# [Work item]
Below are records to be output exactly, every one of them.

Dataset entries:
◆ ◆ ◆ ◆

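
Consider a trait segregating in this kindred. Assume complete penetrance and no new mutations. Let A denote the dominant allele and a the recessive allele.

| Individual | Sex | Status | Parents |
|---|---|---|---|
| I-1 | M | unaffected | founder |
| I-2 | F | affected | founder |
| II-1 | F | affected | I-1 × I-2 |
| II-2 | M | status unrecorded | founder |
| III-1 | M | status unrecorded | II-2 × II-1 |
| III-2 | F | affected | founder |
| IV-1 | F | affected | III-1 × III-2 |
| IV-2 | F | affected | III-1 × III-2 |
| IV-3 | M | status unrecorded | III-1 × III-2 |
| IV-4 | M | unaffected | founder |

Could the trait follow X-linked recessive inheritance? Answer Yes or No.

Under X-linked recessive, II-1 (affected, female) cannot arise from I-1 (unaffected) × I-2 (affected).

No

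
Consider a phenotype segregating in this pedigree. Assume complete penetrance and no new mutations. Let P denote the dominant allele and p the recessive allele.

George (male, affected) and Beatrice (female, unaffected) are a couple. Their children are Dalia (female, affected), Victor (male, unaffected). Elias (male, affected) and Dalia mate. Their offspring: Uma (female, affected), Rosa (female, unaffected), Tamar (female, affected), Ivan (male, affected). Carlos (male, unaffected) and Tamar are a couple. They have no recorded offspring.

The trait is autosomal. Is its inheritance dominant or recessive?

dominant

Elias and Dalia are both affected yet have an unaffected child Rosa. Under a recessive model two affected parents are homozygous and every child would be affected, so the trait cannot be recessive.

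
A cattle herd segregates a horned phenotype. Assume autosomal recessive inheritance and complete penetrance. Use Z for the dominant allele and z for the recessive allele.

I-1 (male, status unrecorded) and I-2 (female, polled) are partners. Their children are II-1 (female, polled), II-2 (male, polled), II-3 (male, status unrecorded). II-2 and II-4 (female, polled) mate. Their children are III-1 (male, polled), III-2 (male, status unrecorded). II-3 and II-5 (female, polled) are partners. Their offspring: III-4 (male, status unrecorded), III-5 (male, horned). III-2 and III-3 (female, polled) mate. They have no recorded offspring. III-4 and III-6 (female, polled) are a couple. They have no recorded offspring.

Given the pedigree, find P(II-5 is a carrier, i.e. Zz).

1

II-5 is polled so carries Z and passed z to III-5 (zz), so II-5 is Zz, giving P(Zz) = 1.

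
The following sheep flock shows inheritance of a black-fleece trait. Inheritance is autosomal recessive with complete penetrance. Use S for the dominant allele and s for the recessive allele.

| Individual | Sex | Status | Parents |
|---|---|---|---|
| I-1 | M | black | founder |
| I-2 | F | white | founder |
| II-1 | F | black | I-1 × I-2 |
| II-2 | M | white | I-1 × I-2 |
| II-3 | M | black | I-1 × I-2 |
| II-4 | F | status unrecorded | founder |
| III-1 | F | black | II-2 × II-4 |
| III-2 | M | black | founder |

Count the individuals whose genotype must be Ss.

2

Obligate heterozygotes: I-2 is white so carries S and passed s to II-1 (ss), so I-2 is Ss; II-2 is white so carries S and received s from I-1 (ss), so II-2 is Ss.
Every other individual is either homozygous by phenotype or has at least one consistent homozygous assignment, so the count is 2.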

◆ ◆ ◆ ◆

# [Response box]
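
Consider a trait segregating in this kindred. Assume complete penetrance and no new mutations. Let A denote the dominant allele and a the recessive allele.

| Individual | Sex | Status | Parents |
|---|---|---|---|
| I-1 | M | unaffected | founder |
| I-2 | F | affected | founder |
| II-1 | F | affected | I-1 × I-2 |
| II-2 | M | status unrecorded | founder |
| III-1 | M | status unrecorded | II-2 × II-1 |
| III-2 | F | affected | founder |
| IV-1 | F | affected | III-1 × III-2 |
| IV-2 | F | affected | III-1 × III-2 |
| IV-3 | M | status unrecorded | III-1 × III-2 |
| IV-4 | M | unaffected | founder |

Could the trait follow X-linked recessive inheritance? Answer Yes or No.

Under X-linked recessive, II-1 (affected, female) cannot arise from I-1 (unaffected) × I-2 (affected).

No

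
Consider a phenotype segregating in this pedigree. Assume complete penetrance and no new mutations. Let P denote the dominant allele and p the recessive allele.

George (male, affected) and Beatrice (female, unaffected) are a couple. Their children are Dalia (female, affected), Victor (male, unaffected). Elias (male, affected) and Dalia mate. Their offspring: Uma (female, affected), Rosa (female, unaffected), Tamar (female, affected), Ivan (male, affected). Carlos (male, unaffected) and Tamar are a couple. They have no recorded offspring.

The trait is autosomal. Is its inheritance dominant or recessive?

dominant

Elias and Dalia are both affected yet have an unaffected child Rosa. Under a recessive model two affected parents are homozygous and every child would be affected, so the trait cannot be recessive.

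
A cattle herd segregates a horned phenotype. Assume autosomal recessive inheritance and complete penetrance. Use Z for the dominant allele and z for the recessive allele.

I-1 (male, status unrecorded) and I-2 (female, polled) are partners. Their children are II-1 (female, polled), II-2 (male, polled), II-3 (male, status unrecorded). II-2 and II-4 (female, polled) mate. Their children are III-1 (male, polled), III-2 (male, status unrecorded). II-3 and II-5 (female, polled) are partners. Their offspring: III-4 (male, status unrecorded), III-5 (male, horned). III-2 and III-3 (female, polled) mate. They have no recorded offspring. III-4 and III-6 (female, polled) are a couple. They have no recorded offspring.

Given the pedigree, find P(II-5 is a carrier, i.e. Zz).

1

II-5 is polled so carries Z and passed z to III-5 (zz), so II-5 is Zz, giving P(Zz) = 1.

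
The following sheep flock shows inheritance of a black-fleece trait. Inheritance is autosomal recessive with complete penetrance. Use S for the dominant allele and s for the recessive allele.

| Individual | Sex | Status | Parents |
|---|---|---|---|
| I-1 | M | black | founder |
| I-2 | F | white | founder |
| II-1 | F | black | I-1 × I-2 |
| II-2 | M | white | I-1 × I-2 |
| II-3 | M | black | I-1 × I-2 |
| II-4 | F | status unrecorded | founder |
| III-1 | F | black | II-2 × II-4 |
| III-2 | M | black | founder |

Count the individuals whose genotype must be Ss.

2

Obligate heterozygotes: I-2 is white so carries S and passed s to II-1 (ss), so I-2 is Ss; II-2 is white so carries S and received s from I-1 (ss), so II-2 is Ss.
Every other individual is either homozygous by phenotype or has at least one consistent homozygous assignment, so the count is 2.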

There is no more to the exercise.